*What the exercise asks*.
Below are some records; state how many of their lines contain the word "player", and add nothing.

(Collected data)
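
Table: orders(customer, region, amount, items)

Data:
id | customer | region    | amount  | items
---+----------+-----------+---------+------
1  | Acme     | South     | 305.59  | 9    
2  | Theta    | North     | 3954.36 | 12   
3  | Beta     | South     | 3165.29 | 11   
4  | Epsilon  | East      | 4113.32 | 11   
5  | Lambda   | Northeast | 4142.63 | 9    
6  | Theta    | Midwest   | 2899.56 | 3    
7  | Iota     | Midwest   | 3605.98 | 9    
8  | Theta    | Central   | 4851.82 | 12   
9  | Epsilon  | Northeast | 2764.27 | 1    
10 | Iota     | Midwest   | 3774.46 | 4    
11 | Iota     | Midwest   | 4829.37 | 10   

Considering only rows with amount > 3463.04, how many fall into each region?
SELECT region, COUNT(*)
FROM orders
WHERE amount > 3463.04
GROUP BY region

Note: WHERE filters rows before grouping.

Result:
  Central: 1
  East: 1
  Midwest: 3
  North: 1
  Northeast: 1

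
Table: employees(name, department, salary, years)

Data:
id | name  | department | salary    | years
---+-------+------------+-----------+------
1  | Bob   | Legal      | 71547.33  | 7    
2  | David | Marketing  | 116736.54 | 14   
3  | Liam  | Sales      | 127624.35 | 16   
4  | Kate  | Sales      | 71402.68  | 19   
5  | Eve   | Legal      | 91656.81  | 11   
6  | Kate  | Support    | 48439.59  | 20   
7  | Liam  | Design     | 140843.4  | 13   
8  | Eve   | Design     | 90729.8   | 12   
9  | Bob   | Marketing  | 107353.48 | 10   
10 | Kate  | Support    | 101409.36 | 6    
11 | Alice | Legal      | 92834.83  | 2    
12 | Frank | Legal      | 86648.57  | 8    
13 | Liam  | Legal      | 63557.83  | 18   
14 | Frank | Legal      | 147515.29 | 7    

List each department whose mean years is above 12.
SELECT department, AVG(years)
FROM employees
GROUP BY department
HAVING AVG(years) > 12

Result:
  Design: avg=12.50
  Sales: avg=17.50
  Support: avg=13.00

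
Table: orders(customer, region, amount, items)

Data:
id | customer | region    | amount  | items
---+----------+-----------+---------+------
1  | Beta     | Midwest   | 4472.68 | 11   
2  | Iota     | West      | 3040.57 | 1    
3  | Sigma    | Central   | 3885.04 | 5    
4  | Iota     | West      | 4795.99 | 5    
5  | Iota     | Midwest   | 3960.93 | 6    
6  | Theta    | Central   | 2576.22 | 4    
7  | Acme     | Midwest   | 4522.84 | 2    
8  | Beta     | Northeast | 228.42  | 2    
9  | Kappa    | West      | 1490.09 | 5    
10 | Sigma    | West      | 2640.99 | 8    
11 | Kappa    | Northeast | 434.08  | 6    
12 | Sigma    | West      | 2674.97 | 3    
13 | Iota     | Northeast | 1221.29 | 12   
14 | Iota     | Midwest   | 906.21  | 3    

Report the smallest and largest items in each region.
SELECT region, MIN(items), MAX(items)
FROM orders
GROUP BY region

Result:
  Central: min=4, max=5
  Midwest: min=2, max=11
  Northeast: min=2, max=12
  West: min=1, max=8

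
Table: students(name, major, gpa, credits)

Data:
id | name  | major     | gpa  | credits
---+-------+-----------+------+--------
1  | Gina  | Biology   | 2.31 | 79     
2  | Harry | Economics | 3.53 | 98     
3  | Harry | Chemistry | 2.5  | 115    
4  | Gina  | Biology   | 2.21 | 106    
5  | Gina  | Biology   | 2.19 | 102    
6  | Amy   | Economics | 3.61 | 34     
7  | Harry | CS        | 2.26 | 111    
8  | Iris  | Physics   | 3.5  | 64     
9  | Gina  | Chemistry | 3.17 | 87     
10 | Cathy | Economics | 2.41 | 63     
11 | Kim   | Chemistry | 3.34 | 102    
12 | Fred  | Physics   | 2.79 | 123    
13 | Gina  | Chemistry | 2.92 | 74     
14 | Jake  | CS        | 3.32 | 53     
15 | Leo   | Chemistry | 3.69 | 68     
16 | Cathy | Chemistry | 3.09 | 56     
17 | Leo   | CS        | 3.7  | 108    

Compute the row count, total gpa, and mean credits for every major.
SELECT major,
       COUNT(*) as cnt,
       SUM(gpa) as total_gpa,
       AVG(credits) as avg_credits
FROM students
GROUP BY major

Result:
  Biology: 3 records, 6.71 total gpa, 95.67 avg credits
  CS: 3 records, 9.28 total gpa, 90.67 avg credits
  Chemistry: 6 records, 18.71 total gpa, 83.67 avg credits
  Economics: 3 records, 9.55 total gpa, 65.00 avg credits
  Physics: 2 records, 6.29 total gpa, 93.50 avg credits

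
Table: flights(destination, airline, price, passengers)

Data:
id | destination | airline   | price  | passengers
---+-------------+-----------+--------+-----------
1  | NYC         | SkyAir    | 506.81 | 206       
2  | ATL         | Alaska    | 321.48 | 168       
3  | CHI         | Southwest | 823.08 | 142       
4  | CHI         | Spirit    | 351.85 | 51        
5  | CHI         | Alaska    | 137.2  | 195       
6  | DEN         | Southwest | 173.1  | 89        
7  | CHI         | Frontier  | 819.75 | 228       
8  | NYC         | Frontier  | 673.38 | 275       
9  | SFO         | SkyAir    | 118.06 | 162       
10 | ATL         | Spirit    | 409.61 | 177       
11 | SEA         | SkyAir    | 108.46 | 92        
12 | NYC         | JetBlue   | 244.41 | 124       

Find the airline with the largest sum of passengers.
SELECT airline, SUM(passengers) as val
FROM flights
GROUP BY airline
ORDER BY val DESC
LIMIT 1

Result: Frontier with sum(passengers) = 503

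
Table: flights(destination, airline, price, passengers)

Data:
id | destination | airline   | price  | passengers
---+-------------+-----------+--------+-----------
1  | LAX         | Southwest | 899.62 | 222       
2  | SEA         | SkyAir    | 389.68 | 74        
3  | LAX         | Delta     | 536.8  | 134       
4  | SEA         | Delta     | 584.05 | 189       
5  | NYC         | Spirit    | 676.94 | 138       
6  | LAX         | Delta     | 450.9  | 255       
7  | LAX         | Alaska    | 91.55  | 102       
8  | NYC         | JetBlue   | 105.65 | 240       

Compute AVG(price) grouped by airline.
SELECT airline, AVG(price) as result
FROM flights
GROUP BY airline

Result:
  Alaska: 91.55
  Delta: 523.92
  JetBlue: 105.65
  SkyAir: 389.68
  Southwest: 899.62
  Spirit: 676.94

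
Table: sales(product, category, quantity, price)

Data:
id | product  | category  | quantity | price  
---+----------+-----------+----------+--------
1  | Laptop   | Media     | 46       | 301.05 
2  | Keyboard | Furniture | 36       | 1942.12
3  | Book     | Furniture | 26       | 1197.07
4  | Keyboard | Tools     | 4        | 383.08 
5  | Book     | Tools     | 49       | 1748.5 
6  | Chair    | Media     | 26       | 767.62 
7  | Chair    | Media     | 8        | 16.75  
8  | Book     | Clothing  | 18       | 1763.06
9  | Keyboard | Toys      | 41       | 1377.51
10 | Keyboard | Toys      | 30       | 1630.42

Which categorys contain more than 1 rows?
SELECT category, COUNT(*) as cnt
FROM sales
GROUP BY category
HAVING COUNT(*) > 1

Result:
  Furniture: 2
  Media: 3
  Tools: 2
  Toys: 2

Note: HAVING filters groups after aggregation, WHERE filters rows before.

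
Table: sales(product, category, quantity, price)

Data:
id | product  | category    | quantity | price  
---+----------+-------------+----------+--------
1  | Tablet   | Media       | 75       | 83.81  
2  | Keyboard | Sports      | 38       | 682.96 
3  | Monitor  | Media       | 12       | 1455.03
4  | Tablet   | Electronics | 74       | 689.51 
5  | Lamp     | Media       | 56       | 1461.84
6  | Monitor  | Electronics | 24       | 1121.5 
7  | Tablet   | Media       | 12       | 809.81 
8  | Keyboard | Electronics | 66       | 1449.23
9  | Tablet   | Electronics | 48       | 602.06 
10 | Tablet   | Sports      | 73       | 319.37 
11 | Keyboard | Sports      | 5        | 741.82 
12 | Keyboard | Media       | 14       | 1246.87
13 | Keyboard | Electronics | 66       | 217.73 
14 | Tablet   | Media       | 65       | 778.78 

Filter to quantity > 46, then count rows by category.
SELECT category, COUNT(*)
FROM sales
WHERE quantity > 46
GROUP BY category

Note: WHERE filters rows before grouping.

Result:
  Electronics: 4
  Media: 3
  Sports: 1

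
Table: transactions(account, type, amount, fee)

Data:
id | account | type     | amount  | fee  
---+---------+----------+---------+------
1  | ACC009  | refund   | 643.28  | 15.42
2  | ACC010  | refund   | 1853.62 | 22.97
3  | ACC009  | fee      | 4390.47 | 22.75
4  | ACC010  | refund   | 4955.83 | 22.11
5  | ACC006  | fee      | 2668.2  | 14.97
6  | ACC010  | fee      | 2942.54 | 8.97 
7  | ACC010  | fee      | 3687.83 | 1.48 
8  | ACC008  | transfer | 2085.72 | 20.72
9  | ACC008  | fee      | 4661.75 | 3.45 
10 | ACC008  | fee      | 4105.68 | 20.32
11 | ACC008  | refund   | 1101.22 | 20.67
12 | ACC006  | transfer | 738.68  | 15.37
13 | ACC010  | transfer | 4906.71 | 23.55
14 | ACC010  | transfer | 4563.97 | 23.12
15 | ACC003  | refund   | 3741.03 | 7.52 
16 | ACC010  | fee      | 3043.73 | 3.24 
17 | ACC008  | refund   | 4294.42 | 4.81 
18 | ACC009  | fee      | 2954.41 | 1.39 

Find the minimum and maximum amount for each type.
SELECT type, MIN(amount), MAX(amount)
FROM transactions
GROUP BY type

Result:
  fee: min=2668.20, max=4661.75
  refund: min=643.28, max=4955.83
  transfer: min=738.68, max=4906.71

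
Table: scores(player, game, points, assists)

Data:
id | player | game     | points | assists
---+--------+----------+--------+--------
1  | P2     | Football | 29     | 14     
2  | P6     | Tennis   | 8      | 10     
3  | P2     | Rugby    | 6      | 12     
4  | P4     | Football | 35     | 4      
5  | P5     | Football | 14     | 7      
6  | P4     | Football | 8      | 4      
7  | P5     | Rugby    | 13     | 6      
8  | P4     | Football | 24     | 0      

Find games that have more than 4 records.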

*Exercise solution*.
2